───── Material shown

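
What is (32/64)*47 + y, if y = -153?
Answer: -259/2 ≈ -129.50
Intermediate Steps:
(32/64)*47 + y = (32/64)*47 - 153 = (32*(1/64))*47 - 153 = (½)*47 - 153 = 47/2 - 153 = -259/2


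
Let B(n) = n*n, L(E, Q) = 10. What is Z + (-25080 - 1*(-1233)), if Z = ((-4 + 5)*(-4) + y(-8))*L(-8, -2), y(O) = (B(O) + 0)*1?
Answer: -23247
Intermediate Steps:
B(n) = n**2
y(O) = O**2 (y(O) = (O**2 + 0)*1 = O**2*1 = O**2)
Z = 600 (Z = ((-4 + 5)*(-4) + (-8)**2)*10 = (1*(-4) + 64)*10 = (-4 + 64)*10 = 60*10 = 600)
Z + (-25080 - 1*(-1233)) = 600 + (-25080 - 1*(-1233)) = 600 + (-25080 + 1233) = 600 - 23847 = -23247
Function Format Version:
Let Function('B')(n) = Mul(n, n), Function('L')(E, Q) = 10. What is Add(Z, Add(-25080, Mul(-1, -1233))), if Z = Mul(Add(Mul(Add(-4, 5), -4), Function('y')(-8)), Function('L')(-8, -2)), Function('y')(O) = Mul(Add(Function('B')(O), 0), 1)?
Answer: -23247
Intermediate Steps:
Function('B')(n) = Pow(n, 2)
Function('y')(O) = Pow(O, 2) (Function('y')(O) = Mul(Add(Pow(O, 2), 0), 1) = Mul(Pow(O, 2), 1) = Pow(O, 2))
Z = 600 (Z = Mul(Add(Mul(Add(-4, 5), -4), Pow(-8, 2)), 10) = Mul(Add(Mul(1, -4), 64), 10) = Mul(Add(-4, 64), 10) = Mul(60, 10) = 600)
Add(Z, Add(-25080, Mul(-1, -1233))) = Add(600, Add(-25080, Mul(-1, -1233))) = Add(600, Add(-25080, 1233)) = Add(600, -23847) = -23247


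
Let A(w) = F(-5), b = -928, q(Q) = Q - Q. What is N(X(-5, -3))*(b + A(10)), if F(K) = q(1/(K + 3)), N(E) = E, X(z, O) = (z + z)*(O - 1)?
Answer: -37120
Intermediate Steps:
X(z, O) = 2*z*(-1 + O) (X(z, O) = (2*z)*(-1 + O) = 2*z*(-1 + O))
q(Q) = 0
F(K) = 0
A(w) = 0
N(X(-5, -3))*(b + A(10)) = (2*(-5)*(-1 - 3))*(-928 + 0) = (2*(-5)*(-4))*(-928) = 40*(-928) = -37120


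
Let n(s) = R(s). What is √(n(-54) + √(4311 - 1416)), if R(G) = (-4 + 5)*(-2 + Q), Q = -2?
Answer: √(-4 + √2895) ≈ 7.0573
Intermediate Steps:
R(G) = -4 (R(G) = (-4 + 5)*(-2 - 2) = 1*(-4) = -4)
n(s) = -4
√(n(-54) + √(4311 - 1416)) = √(-4 + √(4311 - 1416)) = √(-4 + √2895)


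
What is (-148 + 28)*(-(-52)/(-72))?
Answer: 260/3 ≈ 86.667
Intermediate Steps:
(-148 + 28)*(-(-52)/(-72)) = -(-120)*(-52*(-1/72)) = -(-120)*13/18 = -120*(-13/18) = 260/3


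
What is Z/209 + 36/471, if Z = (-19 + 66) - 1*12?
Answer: 8003/32813 ≈ 0.24390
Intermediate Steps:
Z = 35 (Z = 47 - 12 = 35)
Z/209 + 36/471 = 35/209 + 36/471 = 35*(1/209) + 36*(1/471) = 35/209 + 12/157 = 8003/32813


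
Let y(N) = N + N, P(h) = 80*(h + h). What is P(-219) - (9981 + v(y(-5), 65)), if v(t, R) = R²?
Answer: -49246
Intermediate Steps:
P(h) = 160*h (P(h) = 80*(2*h) = 160*h)
y(N) = 2*N
P(-219) - (9981 + v(y(-5), 65)) = 160*(-219) - (9981 + 65²) = -35040 - (9981 + 4225) = -35040 - 1*14206 = -35040 - 14206 = -49246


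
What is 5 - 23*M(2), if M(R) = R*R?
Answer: -87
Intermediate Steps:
M(R) = R²
5 - 23*M(2) = 5 - 23*2² = 5 - 23*4 = 5 - 92 = -87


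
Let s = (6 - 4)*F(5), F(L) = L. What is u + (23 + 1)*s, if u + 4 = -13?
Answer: 223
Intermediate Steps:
s = 10 (s = (6 - 4)*5 = 2*5 = 10)
u = -17 (u = -4 - 13 = -17)
u + (23 + 1)*s = -17 + (23 + 1)*10 = -17 + 24*10 = -17 + 240 = 223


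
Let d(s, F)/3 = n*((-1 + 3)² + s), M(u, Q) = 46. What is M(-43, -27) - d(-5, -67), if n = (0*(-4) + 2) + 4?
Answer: 64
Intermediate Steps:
n = 6 (n = (0 + 2) + 4 = 2 + 4 = 6)
d(s, F) = 72 + 18*s (d(s, F) = 3*(6*((-1 + 3)² + s)) = 3*(6*(2² + s)) = 3*(6*(4 + s)) = 3*(24 + 6*s) = 72 + 18*s)
M(-43, -27) - d(-5, -67) = 46 - (72 + 18*(-5)) = 46 - (72 - 90) = 46 - 1*(-18) = 46 + 18 = 64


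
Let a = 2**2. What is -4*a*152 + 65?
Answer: -2367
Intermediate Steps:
a = 4
-4*a*152 + 65 = -4*4*152 + 65 = -16*152 + 65 = -2432 + 65 = -2367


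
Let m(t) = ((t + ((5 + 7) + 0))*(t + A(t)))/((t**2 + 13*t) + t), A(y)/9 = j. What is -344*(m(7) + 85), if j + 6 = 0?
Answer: -3991088/147 ≈ -27150.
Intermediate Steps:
j = -6 (j = -6 + 0 = -6)
A(y) = -54 (A(y) = 9*(-6) = -54)
m(t) = (-54 + t)*(12 + t)/(t**2 + 14*t) (m(t) = ((t + ((5 + 7) + 0))*(t - 54))/((t**2 + 13*t) + t) = ((t + (12 + 0))*(-54 + t))/(t**2 + 14*t) = ((t + 12)*(-54 + t))/(t**2 + 14*t) = ((12 + t)*(-54 + t))/(t**2 + 14*t) = ((-54 + t)*(12 + t))/(t**2 + 14*t) = (-54 + t)*(12 + t)/(t**2 + 14*t))
-344*(m(7) + 85) = -344*((-648 + 7**2 - 42*7)/(7*(14 + 7)) + 85) = -344*((1/7)*(-648 + 49 - 294)/21 + 85) = -344*((1/7)*(1/21)*(-893) + 85) = -344*(-893/147 + 85) = -344*11602/147 = -3991088/147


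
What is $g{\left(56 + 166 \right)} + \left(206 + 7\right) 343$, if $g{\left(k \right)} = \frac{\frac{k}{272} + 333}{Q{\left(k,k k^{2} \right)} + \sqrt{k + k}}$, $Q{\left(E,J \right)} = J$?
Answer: $\frac{1339422262191938859}{18333432727420} - \frac{409 \sqrt{111}}{73333730909680} \approx 73059.0$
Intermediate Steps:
$g{\left(k \right)} = \frac{333 + \frac{k}{272}}{k^{3} + \sqrt{2} \sqrt{k}}$ ($g{\left(k \right)} = \frac{\frac{k}{272} + 333}{k k^{2} + \sqrt{k + k}} = \frac{k \frac{1}{272} + 333}{k^{3} + \sqrt{2 k}} = \frac{\frac{k}{272} + 333}{k^{3} + \sqrt{2} \sqrt{k}} = \frac{333 + \frac{k}{272}}{k^{3} + \sqrt{2} \sqrt{k}}$)
$g{\left(56 + 166 \right)} + \left(206 + 7\right) 343 = \frac{333 + \frac{56 + 166}{272}}{\left(56 + 166\right)^{3} + \sqrt{2} \sqrt{56 + 166}} + \left(206 + 7\right) 343 = \frac{333 + \frac{1}{272} \cdot 222}{222^{3} + \sqrt{2} \sqrt{222}} + 213 \cdot 343 = \frac{333 + \frac{111}{136}}{10941048 + 2 \sqrt{111}} + 73059 = \frac{1}{10941048 + 2 \sqrt{111}} \cdot \frac{45399}{136} + 73059 = \frac{45399}{136 \left(10941048 + 2 \sqrt{111}\right)} + 73059 = 73059 + \frac{45399}{136 \left(10941048 + 2 \sqrt{111}\right)}$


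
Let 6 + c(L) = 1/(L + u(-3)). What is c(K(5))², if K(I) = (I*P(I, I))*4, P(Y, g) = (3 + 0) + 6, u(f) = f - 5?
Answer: 1062961/29584 ≈ 35.930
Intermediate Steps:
u(f) = -5 + f
P(Y, g) = 9 (P(Y, g) = 3 + 6 = 9)
K(I) = 36*I (K(I) = (I*9)*4 = (9*I)*4 = 36*I)
c(L) = -6 + 1/(-8 + L) (c(L) = -6 + 1/(L + (-5 - 3)) = -6 + 1/(L - 8) = -6 + 1/(-8 + L))
c(K(5))² = ((49 - 216*5)/(-8 + 36*5))² = ((49 - 6*180)/(-8 + 180))² = ((49 - 1080)/172)² = ((1/172)*(-1031))² = (-1031/172)² = 1062961/29584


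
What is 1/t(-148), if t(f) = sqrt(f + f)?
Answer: -I*sqrt(74)/148 ≈ -0.058124*I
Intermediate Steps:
t(f) = sqrt(2)*sqrt(f) (t(f) = sqrt(2*f) = sqrt(2)*sqrt(f))
1/t(-148) = 1/(sqrt(2)*sqrt(-148)) = 1/(sqrt(2)*(2*I*sqrt(37))) = 1/(2*I*sqrt(74)) = -I*sqrt(74)/148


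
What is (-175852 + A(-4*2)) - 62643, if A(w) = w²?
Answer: -238431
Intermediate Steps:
(-175852 + A(-4*2)) - 62643 = (-175852 + (-4*2)²) - 62643 = (-175852 + (-8)²) - 62643 = (-175852 + 64) - 62643 = -175788 - 62643 = -238431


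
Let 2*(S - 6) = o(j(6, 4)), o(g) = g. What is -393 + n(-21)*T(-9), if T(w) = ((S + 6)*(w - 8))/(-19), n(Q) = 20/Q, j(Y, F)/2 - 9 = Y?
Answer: -55329/133 ≈ -416.01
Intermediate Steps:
j(Y, F) = 18 + 2*Y
S = 21 (S = 6 + (18 + 2*6)/2 = 6 + (18 + 12)/2 = 6 + (½)*30 = 6 + 15 = 21)
T(w) = 216/19 - 27*w/19 (T(w) = ((21 + 6)*(w - 8))/(-19) = (27*(-8 + w))*(-1/19) = (-216 + 27*w)*(-1/19) = 216/19 - 27*w/19)
-393 + n(-21)*T(-9) = -393 + (20/(-21))*(216/19 - 27/19*(-9)) = -393 + (20*(-1/21))*(216/19 + 243/19) = -393 - 20/21*459/19 = -393 - 3060/133 = -55329/133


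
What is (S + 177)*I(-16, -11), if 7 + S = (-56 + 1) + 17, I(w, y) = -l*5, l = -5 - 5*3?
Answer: 13200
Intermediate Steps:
l = -20 (l = -5 - 15 = -20)
I(w, y) = 100 (I(w, y) = -1*(-20)*5 = 20*5 = 100)
S = -45 (S = -7 + ((-56 + 1) + 17) = -7 + (-55 + 17) = -7 - 38 = -45)
(S + 177)*I(-16, -11) = (-45 + 177)*100 = 132*100 = 13200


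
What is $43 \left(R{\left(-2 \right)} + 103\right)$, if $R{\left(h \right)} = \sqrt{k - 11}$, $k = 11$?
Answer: $4429$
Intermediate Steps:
$R{\left(h \right)} = 0$ ($R{\left(h \right)} = \sqrt{11 - 11} = \sqrt{0} = 0$)
$43 \left(R{\left(-2 \right)} + 103\right) = 43 \left(0 + 103\right) = 43 \cdot 103 = 4429$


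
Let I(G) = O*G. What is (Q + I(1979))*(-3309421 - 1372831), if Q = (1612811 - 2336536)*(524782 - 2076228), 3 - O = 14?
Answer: -5257327289007356412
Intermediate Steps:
O = -11 (O = 3 - 1*14 = 3 - 14 = -11)
Q = 1122820256350 (Q = -723725*(-1551446) = 1122820256350)
I(G) = -11*G
(Q + I(1979))*(-3309421 - 1372831) = (1122820256350 - 11*1979)*(-3309421 - 1372831) = (1122820256350 - 21769)*(-4682252) = 1122820234581*(-4682252) = -5257327289007356412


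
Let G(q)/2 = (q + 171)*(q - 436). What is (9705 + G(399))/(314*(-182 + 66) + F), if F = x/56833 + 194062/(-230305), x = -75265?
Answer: 141687603003625/158926444391677 ≈ 0.89153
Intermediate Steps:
F = -28363031471/13088924065 (F = -75265/56833 + 194062/(-230305) = -75265*1/56833 + 194062*(-1/230305) = -75265/56833 - 194062/230305 = -28363031471/13088924065 ≈ -2.1670)
G(q) = 2*(-436 + q)*(171 + q) (G(q) = 2*((q + 171)*(q - 436)) = 2*((171 + q)*(-436 + q)) = 2*((-436 + q)*(171 + q)) = 2*(-436 + q)*(171 + q))
(9705 + G(399))/(314*(-182 + 66) + F) = (9705 + (-149112 - 530*399 + 2*399**2))/(314*(-182 + 66) - 28363031471/13088924065) = (9705 + (-149112 - 211470 + 2*159201))/(314*(-116) - 28363031471/13088924065) = (9705 + (-149112 - 211470 + 318402))/(-36424 - 28363031471/13088924065) = (9705 - 42180)/(-476779333175031/13088924065) = -32475*(-13088924065/476779333175031) = 141687603003625/158926444391677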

──────────

Output exactly the lines of the material above from the one containing "Let 6 + c(L)" up to and including the one containing "Answer: 1062961/29584 ≈ 35.930".

Exercise response
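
Let 6 + c(L) = 1/(L + u(-3)). What is c(K(5))², if K(I) = (I*P(I, I))*4, P(Y, g) = (3 + 0) + 6, u(f) = f - 5?
Answer: 1062961/29584 ≈ 35.930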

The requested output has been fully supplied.